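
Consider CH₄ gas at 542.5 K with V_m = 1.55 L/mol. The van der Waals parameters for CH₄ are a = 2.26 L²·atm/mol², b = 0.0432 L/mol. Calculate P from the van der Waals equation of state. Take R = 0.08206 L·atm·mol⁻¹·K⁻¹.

P ≈ 28.60 atm

P = RT/(V_m − b) − a/V_m²
RT/(V_m − b) = (0.08206)(542.5)/(1.55 − 0.0432) = 44.518/1.5068 = 29.545 atm
a/V_m² = 2.26/(1.55)² = 0.94069 atm
P = 29.545 − 0.94069 = 28.60 atm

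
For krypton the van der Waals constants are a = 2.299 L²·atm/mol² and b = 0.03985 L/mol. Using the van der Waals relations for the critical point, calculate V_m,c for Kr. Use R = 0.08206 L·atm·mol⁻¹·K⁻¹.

For a van der Waals gas, V_m,c = 3b.
V_m,c = 3×0.03985 = 0.1196 L/mol

V_m,c ≈ 0.1196 L/mol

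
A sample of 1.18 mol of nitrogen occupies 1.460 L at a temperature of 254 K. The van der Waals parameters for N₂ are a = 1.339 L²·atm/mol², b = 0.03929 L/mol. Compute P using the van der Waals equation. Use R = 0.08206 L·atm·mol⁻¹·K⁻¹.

P ≈ 16.52 atm

P = nRT/(V − nb) − a n²/V²
nRT/(V − nb) = (1.18)(0.08206)(254)/(1.460 − 1.18×0.03929) = 24.595/1.4136 = 17.399 atm
a n²/V² = (1.339)(1.18)²/(1.460)² = 0.87466 atm
P = 17.399 − 0.87466 = 16.52 atm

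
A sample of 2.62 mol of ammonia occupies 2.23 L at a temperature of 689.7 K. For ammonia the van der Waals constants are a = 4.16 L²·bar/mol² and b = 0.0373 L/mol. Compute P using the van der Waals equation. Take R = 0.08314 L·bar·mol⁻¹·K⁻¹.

P ≈ 64.72 bar

P = nRT/(V − nb) − a n²/V²
nRT/(V − nb) = (2.62)(0.08314)(689.7)/(2.23 − 2.62×0.0373) = 150.24/2.1323 = 70.459 bar
a n²/V² = (4.16)(2.62)²/(2.23)² = 5.7423 bar
P = 70.459 − 5.7423 = 64.72 bar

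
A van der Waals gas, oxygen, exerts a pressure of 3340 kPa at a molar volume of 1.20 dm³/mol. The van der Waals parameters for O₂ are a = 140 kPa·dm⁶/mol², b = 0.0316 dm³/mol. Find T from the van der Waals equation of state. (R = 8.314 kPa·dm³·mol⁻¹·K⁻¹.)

T ≈ 483.0 K

T = (P + a/V_m²)(V_m − b)/R
P + a/V_m² = 3340 + 140/(1.20)² = 3437.2 kPa
V_m − b = 1.20 − 0.0316 = 1.1684 dm³/mol
T = (3437.2)(1.1684)/8.314 = 483.0 K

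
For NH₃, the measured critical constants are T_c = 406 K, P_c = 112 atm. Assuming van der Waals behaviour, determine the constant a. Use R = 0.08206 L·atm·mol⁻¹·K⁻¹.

a ≈ 4.181 L²·atm/mol²

From T_c = 8a/(27Rb) and P_c = a/(27b²): a = 27 R² T_c²/(64 P_c).
a = 27×(0.08206)²×(406)²/(64×112) = 29969/7168.0 = 4.181 L²·atm/mol²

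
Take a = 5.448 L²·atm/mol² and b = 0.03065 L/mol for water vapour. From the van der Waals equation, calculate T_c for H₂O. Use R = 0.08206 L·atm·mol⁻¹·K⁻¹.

For a van der Waals gas, T_c = 8a/(27Rb).
T_c = 8×5.448/(27×0.08206×0.03065) = 43.584/0.067909 = 641.8 K

T_c ≈ 641.8 K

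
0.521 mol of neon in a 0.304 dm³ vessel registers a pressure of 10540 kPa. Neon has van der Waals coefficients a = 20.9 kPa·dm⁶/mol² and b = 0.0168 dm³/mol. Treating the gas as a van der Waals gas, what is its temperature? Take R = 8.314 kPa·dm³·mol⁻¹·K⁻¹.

T ≈ 722.6 K

T = (P + a n²/V²)(V − nb)/(nR)
P + a n²/V² = 10540 + (20.9)(0.521)²/(0.304)² = 10601 kPa
V − nb = 0.304 − (0.521)(0.0168) = 0.29525 dm³
T = (10601)(0.29525)/((0.521)(8.314)) = 722.6 K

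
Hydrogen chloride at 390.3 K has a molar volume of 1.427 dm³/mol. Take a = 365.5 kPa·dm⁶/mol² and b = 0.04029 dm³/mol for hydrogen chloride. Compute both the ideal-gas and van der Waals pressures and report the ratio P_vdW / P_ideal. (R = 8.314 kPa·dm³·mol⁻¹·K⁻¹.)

Ideal: P_ideal = RT/V_m = (8.314)(390.3)/1.427 = 2273.97 kPa
vdW: P = RT/(V_m − b) − a/V_m² = 3244.95/1.38671 − 365.5/2.03633 = 2340.04 − 179.490 = 2160.55 kPa
Ratio = 2160.55/2273.97 = 0.9501

P_vdW / P_ideal ≈ 0.9501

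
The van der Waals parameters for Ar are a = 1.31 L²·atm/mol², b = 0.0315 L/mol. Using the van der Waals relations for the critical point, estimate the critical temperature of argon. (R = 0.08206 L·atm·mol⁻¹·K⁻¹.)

T_c ≈ 150.2 K

For a van der Waals gas, T_c = 8a/(27Rb).
T_c = 8×1.31/(27×0.08206×0.0315) = 10.480/0.069792 = 150.2 K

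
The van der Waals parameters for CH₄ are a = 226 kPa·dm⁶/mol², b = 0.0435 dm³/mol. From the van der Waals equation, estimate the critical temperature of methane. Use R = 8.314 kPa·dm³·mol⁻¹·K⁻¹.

For a van der Waals gas, T_c = 8a/(27Rb).
T_c = 8×226/(27×8.314×0.0435) = 1808.0/9.7648 = 185.2 K

T_c ≈ 185.2 K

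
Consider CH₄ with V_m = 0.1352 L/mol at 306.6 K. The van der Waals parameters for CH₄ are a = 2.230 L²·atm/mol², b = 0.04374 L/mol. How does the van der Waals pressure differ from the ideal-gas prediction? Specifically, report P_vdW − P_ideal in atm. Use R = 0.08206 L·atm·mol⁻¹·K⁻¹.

Ideal: P_ideal = RT/V_m = (0.08206)(306.6)/0.1352 = 186.092 atm
vdW: P = RT/(V_m − b) − a/V_m² = 25.1596/0.0914600 − 2.230/0.0182790 = 275.089 − 121.998 = 153.091 atm
ΔP = 153.091 − 186.092 = -33.00 atm

ΔP ≈ -33.00 atm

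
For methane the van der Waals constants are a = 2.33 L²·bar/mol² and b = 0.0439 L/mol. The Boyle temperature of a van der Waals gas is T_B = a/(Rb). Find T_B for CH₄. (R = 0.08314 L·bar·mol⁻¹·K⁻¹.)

T_B ≈ 638.4 K

For a van der Waals gas the second virial coefficient B₂ = b − a/(RT) vanishes at T_B = a/(Rb).
T_B = 2.33/(0.08314×0.0439) = 2.33/0.0036498 = 638.4 K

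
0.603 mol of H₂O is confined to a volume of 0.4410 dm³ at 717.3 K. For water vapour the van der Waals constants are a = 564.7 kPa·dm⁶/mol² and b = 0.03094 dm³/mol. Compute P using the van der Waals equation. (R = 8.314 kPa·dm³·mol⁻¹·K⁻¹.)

P = nRT/(V − nb) − a n²/V²
nRT/(V − nb) = (0.603)(8.314)(717.3)/(0.4410 − 0.603×0.03094) = 3596.1/0.42234 = 8514.7 kPa
a n²/V² = (564.7)(0.603)²/(0.4410)² = 1055.8 kPa
P = 8514.7 − 1055.8 = 7459 kPa

P ≈ 7459 kPa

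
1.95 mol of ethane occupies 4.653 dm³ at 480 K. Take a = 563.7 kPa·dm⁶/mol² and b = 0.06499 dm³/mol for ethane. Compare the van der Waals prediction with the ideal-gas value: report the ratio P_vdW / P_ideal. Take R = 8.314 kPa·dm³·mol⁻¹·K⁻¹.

Ideal: P_ideal = nRT/V = (1.95)(8.314)(480)/4.653 = 1672.45 kPa
vdW: P = nRT/(V − nb) − a n²/V² = 7781.90/4.52627 − 2143.47/21.6504 = 1719.27 − 99.0037 = 1620.27 kPa
Ratio = 1620.27/1672.45 = 0.9688

P_vdW / P_ideal ≈ 0.9688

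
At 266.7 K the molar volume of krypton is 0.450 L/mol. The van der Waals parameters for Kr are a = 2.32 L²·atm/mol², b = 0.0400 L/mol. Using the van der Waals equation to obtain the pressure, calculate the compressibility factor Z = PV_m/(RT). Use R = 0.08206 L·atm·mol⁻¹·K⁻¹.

Z ≈ 0.8620

P = RT/(V_m − b) − a/V_m² = (0.08206)(266.7)/(0.450 − 0.0400) − 2.32/(0.450)²
  = 21.885/0.41000 − 11.457 = 53.378 − 11.457 = 41.921 atm
Z = PV_m/(RT) = (41.921)(0.450)/((0.08206)(266.7)) = 18.864/21.885 = 0.8620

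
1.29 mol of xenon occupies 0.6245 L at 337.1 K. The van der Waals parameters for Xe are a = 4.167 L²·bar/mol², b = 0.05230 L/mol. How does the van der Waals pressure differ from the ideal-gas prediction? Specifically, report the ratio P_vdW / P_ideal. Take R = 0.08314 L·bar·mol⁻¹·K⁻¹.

P_vdW / P_ideal ≈ 0.8140

Ideal: P_ideal = nRT/V = (1.29)(0.08314)(337.1)/0.6245 = 57.8930 bar
vdW: P = nRT/(V − nb) − a n²/V² = 36.1542/0.557033 − 6.93430/0.390000 = 64.9050 − 17.7803 = 47.1247 bar
Ratio = 47.1247/57.8930 = 0.8140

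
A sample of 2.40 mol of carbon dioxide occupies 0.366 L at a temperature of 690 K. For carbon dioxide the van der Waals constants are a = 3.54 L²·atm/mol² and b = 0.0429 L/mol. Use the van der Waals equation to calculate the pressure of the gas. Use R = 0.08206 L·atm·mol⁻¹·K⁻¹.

P ≈ 364.4 atm

P = nRT/(V − nb) − a n²/V²
nRT/(V − nb) = (2.40)(0.08206)(690)/(0.366 − 2.40×0.0429) = 135.89/0.26304 = 516.61 atm
a n²/V² = (3.54)(2.40)²/(0.366)² = 152.22 atm
P = 516.61 − 152.22 = 364.4 atm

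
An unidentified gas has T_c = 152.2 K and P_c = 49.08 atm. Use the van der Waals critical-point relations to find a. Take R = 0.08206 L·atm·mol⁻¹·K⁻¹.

From T_c = 8a/(27Rb) and P_c = a/(27b²): a = 27 R² T_c²/(64 P_c).
a = 27×(0.08206)²×(152.2)²/(64×49.08) = 4211.7/3141.1 = 1.341 L²·atm/mol²

a ≈ 1.341 L²·atm/mol²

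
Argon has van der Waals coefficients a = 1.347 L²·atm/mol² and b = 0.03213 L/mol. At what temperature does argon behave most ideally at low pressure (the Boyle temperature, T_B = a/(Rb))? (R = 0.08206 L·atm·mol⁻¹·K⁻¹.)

T_B ≈ 510.9 K

For a van der Waals gas the second virial coefficient B₂ = b − a/(RT) vanishes at T_B = a/(Rb).
T_B = 1.347/(0.08206×0.03213) = 1.347/0.0026366 = 510.9 K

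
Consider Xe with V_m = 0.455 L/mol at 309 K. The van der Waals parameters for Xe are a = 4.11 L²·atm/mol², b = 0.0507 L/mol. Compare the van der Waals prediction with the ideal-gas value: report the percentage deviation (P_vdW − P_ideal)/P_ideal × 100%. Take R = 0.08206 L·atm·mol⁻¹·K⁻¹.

-23.08 %

Ideal: P_ideal = RT/V_m = (0.08206)(309)/0.455 = 55.7287 atm
vdW: P = RT/(V_m − b) − a/V_m² = 25.3565/0.404300 − 4.11/0.207025 = 62.7170 − 19.8527 = 42.8643 atm
% deviation = (42.8643 − 55.7287)/55.7287 × 100% = -23.08%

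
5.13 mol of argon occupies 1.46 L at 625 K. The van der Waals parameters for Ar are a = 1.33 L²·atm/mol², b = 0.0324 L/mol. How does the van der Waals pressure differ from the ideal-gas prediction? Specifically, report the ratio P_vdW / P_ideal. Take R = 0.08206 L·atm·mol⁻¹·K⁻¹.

Ideal: P_ideal = nRT/V = (5.13)(0.08206)(625)/1.46 = 180.209 atm
vdW: P = nRT/(V − nb) − a n²/V² = 263.105/1.29379 − 35.0015/2.13160 = 203.360 − 16.4203 = 186.940 atm
Ratio = 186.940/180.209 = 1.037

P_vdW / P_ideal ≈ 1.037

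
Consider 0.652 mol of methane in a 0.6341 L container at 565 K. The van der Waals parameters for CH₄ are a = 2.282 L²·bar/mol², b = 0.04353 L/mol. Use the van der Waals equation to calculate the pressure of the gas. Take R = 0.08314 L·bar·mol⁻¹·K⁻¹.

P ≈ 48.15 bar

P = nRT/(V − nb) − a n²/V²
nRT/(V − nb) = (0.652)(0.08314)(565)/(0.6341 − 0.652×0.04353) = 30.627/0.60572 = 50.563 bar
a n²/V² = (2.282)(0.652)²/(0.6341)² = 2.4127 bar
P = 50.563 − 2.4127 = 48.15 bar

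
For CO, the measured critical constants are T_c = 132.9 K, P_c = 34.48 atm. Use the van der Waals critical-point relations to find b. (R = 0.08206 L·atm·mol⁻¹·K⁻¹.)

From T_c = 8a/(27Rb) and P_c = a/(27b²): b = R T_c/(8 P_c).
b = (0.08206)(132.9)/(8×34.48) = 10.906/275.84 = 0.03954 L/mol

b ≈ 0.03954 L/mol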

------------------------------

EXERCISE DESCRIPTION
Begin at the line containing "5.13 mol of" and reproduce each line through the end of the records above.

WRITTEN ANSWER
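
5.13 mol of argon occupies 1.46 L at 625 K. The van der Waals parameters for Ar are a = 1.33 L²·atm/mol², b = 0.0324 L/mol. How does the van der Waals pressure differ from the ideal-gas prediction? Specifically, report the ratio P_vdW / P_ideal. Take R = 0.08206 L·atm·mol⁻¹·K⁻¹.

Ideal: P_ideal = nRT/V = (5.13)(0.08206)(625)/1.46 = 180.209 atm
vdW: P = nRT/(V − nb) − a n²/V² = 263.105/1.29379 − 35.0015/2.13160 = 203.360 − 16.4203 = 186.940 atm
Ratio = 186.940/180.209 = 1.037

P_vdW / P_ideal ≈ 1.037

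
Consider 0.652 mol of methane in a 0.6341 L container at 565 K. The van der Waals parameters for CH₄ are a = 2.282 L²·bar/mol², b = 0.04353 L/mol. Use the van der Waals equation to calculate the pressure of the gas. Take R = 0.08314 L·bar·mol⁻¹·K⁻¹.

P ≈ 48.15 bar

P = nRT/(V − nb) − a n²/V²
nRT/(V − nb) = (0.652)(0.08314)(565)/(0.6341 − 0.652×0.04353) = 30.627/0.60572 = 50.563 bar
a n²/V² = (2.282)(0.652)²/(0.6341)² = 2.4127 bar
P = 50.563 − 2.4127 = 48.15 bar

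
For CO, the measured critical constants are T_c = 132.9 K, P_c = 34.48 atm. Use the van der Waals critical-point relations to find b. (R = 0.08206 L·atm·mol⁻¹·K⁻¹.)

From T_c = 8a/(27Rb) and P_c = a/(27b²): b = R T_c/(8 P_c).
b = (0.08206)(132.9)/(8×34.48) = 10.906/275.84 = 0.03954 L/mol

b ≈ 0.03954 L/mol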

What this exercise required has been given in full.